RAW DATA START

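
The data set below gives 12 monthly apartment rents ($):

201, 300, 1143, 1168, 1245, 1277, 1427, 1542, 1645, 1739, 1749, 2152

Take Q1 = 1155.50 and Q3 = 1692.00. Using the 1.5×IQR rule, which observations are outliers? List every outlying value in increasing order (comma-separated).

IQR = Q3 − Q1 = 1692.00 − 1155.50 = 536.50.
Lower fence = Q1 − 1.5·IQR = 1155.50 − 804.75 = 350.75.
Upper fence = Q3 + 1.5·IQR = 1692.00 + 804.75 = 2496.75.
201 < 350.75 → outlier.
300 < 350.75 → outlier.
All remaining values lie within [350.75, 2496.75].

201, 300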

RAW DATA END

— WHAT TO PRODUCE —
All entries shown above should be printed again exactly.

— EXERCISE ANSWER —
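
The data set below gives 12 monthly apartment rents ($):

201, 300, 1143, 1168, 1245, 1277, 1427, 1542, 1645, 1739, 1749, 2152

Take Q1 = 1155.50 and Q3 = 1692.00. Using the 1.5×IQR rule, which observations are outliers? List every outlying value in increasing order (comma-separated).

IQR = Q3 − Q1 = 1692.00 − 1155.50 = 536.50.
Lower fence = Q1 − 1.5·IQR = 1155.50 − 804.75 = 350.75.
Upper fence = Q3 + 1.5·IQR = 1692.00 + 804.75 = 2496.75.
201 < 350.75 → outlier.
300 < 350.75 → outlier.
All remaining values lie within [350.75, 2496.75].

201, 300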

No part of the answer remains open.